→ Requirement: Without omitting anything, copy the data exactly.

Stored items
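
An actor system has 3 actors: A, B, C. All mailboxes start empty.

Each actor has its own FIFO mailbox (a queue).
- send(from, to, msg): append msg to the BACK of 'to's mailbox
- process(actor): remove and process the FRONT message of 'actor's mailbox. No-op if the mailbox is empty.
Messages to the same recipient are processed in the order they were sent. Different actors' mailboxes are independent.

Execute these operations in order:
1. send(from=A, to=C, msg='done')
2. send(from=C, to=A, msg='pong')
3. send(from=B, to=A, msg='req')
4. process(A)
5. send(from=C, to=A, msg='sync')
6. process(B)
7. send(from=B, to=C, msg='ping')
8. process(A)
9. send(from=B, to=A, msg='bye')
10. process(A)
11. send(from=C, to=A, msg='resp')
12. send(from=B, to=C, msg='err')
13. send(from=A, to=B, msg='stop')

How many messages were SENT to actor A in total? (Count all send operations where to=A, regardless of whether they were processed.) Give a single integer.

After 1 (send(from=A, to=C, msg='done')): A:[] B:[] C:[done]
After 2 (send(from=C, to=A, msg='pong')): A:[pong] B:[] C:[done]
After 3 (send(from=B, to=A, msg='req')): A:[pong,req] B:[] C:[done]
After 4 (process(A)): A:[req] B:[] C:[done]
After 5 (send(from=C, to=A, msg='sync')): A:[req,sync] B:[] C:[done]
After 6 (process(B)): A:[req,sync] B:[] C:[done]
After 7 (send(from=B, to=C, msg='ping')): A:[req,sync] B:[] C:[done,ping]
After 8 (process(A)): A:[sync] B:[] C:[done,ping]
After 9 (send(from=B, to=A, msg='bye')): A:[sync,bye] B:[] C:[done,ping]
After 10 (process(A)): A:[bye] B:[] C:[done,ping]
After 11 (send(from=C, to=A, msg='resp')): A:[bye,resp] B:[] C:[done,ping]
After 12 (send(from=B, to=C, msg='err')): A:[bye,resp] B:[] C:[done,ping,err]
After 13 (send(from=A, to=B, msg='stop')): A:[bye,resp] B:[stop] C:[done,ping,err]

Answer: 5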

→ Exercise solution:
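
An actor system has 3 actors: A, B, C. All mailboxes start empty.

Each actor has its own FIFO mailbox (a queue).
- send(from, to, msg): append msg to the BACK of 'to's mailbox
- process(actor): remove and process the FRONT message of 'actor's mailbox. No-op if the mailbox is empty.
Messages to the same recipient are processed in the order they were sent. Different actors' mailboxes are independent.

Execute these operations in order:
1. send(from=A, to=C, msg='done')
2. send(from=C, to=A, msg='pong')
3. send(from=B, to=A, msg='req')
4. process(A)
5. send(from=C, to=A, msg='sync')
6. process(B)
7. send(from=B, to=C, msg='ping')
8. process(A)
9. send(from=B, to=A, msg='bye')
10. process(A)
11. send(from=C, to=A, msg='resp')
12. send(from=B, to=C, msg='err')
13. send(from=A, to=B, msg='stop')

How many messages were SENT to actor A in total? (Count all send operations where to=A, regardless of whether they were processed.) Give a single integer.

After 1 (send(from=A, to=C, msg='done')): A:[] B:[] C:[done]
After 2 (send(from=C, to=A, msg='pong')): A:[pong] B:[] C:[done]
After 3 (send(from=B, to=A, msg='req')): A:[pong,req] B:[] C:[done]
After 4 (process(A)): A:[req] B:[] C:[done]
After 5 (send(from=C, to=A, msg='sync')): A:[req,sync] B:[] C:[done]
After 6 (process(B)): A:[req,sync] B:[] C:[done]
After 7 (send(from=B, to=C, msg='ping')): A:[req,sync] B:[] C:[done,ping]
After 8 (process(A)): A:[sync] B:[] C:[done,ping]
After 9 (send(from=B, to=A, msg='bye')): A:[sync,bye] B:[] C:[done,ping]
After 10 (process(A)): A:[bye] B:[] C:[done,ping]
After 11 (send(from=C, to=A, msg='resp')): A:[bye,resp] B:[] C:[done,ping]
After 12 (send(from=B, to=C, msg='err')): A:[bye,resp] B:[] C:[done,ping,err]
After 13 (send(from=A, to=B, msg='stop')): A:[bye,resp] B:[stop] C:[done,ping,err]

Answer: 5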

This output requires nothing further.